__SOURCE RECORDS__:

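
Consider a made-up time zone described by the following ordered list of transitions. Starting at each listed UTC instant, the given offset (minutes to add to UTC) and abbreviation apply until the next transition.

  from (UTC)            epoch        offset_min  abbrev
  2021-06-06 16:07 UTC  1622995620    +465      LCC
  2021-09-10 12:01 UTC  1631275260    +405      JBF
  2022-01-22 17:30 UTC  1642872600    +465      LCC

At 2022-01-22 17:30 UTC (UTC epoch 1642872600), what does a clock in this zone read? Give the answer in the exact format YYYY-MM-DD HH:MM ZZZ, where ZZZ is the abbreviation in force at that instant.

Query: 2022-01-22 17:30 UTC
Rule 3/3 (LCC, +07:45): 2022-01-22 17:30 UTC ≤ query < +∞
17·60 + 30 + 465 = 1515 min
1515 = 1·1440 + 75; 75 = 1·60 + 15 → 01:15, 2022-01-22 + 1 day = 2022-01-23
→ 2022-01-23 01:15 LCC

2022-01-23 01:15 LCC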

__EXERCISE GOAL__:
Nothing may be omitted. Restate all of the entries exactly.

__EXERCISE ANSWER__:
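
Consider a made-up time zone described by the following ordered list of transitions. Starting at each listed UTC instant, the given offset (minutes to add to UTC) and abbreviation apply until the next transition.

  from (UTC)            epoch        offset_min  abbrev
  2021-06-06 16:07 UTC  1622995620    +465      LCC
  2021-09-10 12:01 UTC  1631275260    +405      JBF
  2022-01-22 17:30 UTC  1642872600    +465      LCC

At 2022-01-22 17:30 UTC (UTC epoch 1642872600), what does a clock in this zone read? Give the answer in the exact format YYYY-MM-DD HH:MM ZZZ, where ZZZ is the abbreviation in force at that instant.

Query: 2022-01-22 17:30 UTC
Rule 3/3 (LCC, +07:45): 2022-01-22 17:30 UTC ≤ query < +∞
17·60 + 30 + 465 = 1515 min
1515 = 1·1440 + 75; 75 = 1·60 + 15 → 01:15, 2022-01-22 + 1 day = 2022-01-23
→ 2022-01-23 01:15 LCC

2022-01-23 01:15 LCC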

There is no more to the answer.